**Work order:** Starting with the line that contains "Which permutation of", copy out each line through the end of the entries below, exactly as written, and nothing else.

**Listed entries:**
>>
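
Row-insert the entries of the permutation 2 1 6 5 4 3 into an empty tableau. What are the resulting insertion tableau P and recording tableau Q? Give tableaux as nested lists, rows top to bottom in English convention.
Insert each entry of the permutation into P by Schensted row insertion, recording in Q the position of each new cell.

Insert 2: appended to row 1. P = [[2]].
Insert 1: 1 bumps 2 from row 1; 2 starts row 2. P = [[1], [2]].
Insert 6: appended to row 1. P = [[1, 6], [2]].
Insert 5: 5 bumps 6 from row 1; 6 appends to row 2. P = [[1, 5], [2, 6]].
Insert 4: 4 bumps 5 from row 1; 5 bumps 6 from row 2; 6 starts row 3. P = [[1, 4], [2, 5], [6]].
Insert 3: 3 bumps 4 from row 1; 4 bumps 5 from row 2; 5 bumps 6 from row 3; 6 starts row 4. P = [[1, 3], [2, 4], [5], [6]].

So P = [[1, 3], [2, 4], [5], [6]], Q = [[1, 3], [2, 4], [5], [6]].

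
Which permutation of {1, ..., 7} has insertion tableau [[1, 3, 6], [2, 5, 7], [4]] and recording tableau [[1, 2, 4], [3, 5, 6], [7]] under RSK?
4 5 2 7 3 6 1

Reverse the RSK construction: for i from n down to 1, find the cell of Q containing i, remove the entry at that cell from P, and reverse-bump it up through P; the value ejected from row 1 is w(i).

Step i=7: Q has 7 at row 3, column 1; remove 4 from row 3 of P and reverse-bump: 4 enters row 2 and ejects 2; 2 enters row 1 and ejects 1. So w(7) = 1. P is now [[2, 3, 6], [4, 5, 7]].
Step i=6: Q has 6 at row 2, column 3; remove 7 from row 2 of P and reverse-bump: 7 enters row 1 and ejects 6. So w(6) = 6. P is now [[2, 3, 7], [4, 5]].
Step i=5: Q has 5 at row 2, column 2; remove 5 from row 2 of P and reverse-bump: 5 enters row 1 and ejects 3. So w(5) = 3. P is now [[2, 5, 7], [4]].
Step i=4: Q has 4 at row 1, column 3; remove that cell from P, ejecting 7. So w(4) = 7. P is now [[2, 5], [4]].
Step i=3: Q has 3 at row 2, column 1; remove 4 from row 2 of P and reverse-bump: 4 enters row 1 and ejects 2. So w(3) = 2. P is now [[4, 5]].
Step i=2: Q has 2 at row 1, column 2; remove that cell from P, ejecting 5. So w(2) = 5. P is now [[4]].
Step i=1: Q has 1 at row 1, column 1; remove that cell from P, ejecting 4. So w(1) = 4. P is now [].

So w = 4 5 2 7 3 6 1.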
<<
**Exercise result:**
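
Which permutation of {1, ..., 7} has insertion tableau [[1, 3, 6], [2, 5, 7], [4]] and recording tableau [[1, 2, 4], [3, 5, 6], [7]] under RSK?
4 5 2 7 3 6 1

Reverse the RSK construction: for i from n down to 1, find the cell of Q containing i, remove the entry at that cell from P, and reverse-bump it up through P; the value ejected from row 1 is w(i).

Step i=7: Q has 7 at row 3, column 1; remove 4 from row 3 of P and reverse-bump: 4 enters row 2 and ejects 2; 2 enters row 1 and ejects 1. So w(7) = 1. P is now [[2, 3, 6], [4, 5, 7]].
Step i=6: Q has 6 at row 2, column 3; remove 7 from row 2 of P and reverse-bump: 7 enters row 1 and ejects 6. So w(6) = 6. P is now [[2, 3, 7], [4, 5]].
Step i=5: Q has 5 at row 2, column 2; remove 5 from row 2 of P and reverse-bump: 5 enters row 1 and ejects 3. So w(5) = 3. P is now [[2, 5, 7], [4]].
Step i=4: Q has 4 at row 1, column 3; remove that cell from P, ejecting 7. So w(4) = 7. P is now [[2, 5], [4]].
Step i=3: Q has 3 at row 2, column 1; remove 4 from row 2 of P and reverse-bump: 4 enters row 1 and ejects 2. So w(3) = 2. P is now [[4, 5]].
Step i=2: Q has 2 at row 1, column 2; remove that cell from P, ejecting 5. So w(2) = 5. P is now [[4]].
Step i=1: Q has 1 at row 1, column 1; remove that cell from P, ejecting 4. So w(1) = 4. P is now [].

So w = 4 5 2 7 3 6 1.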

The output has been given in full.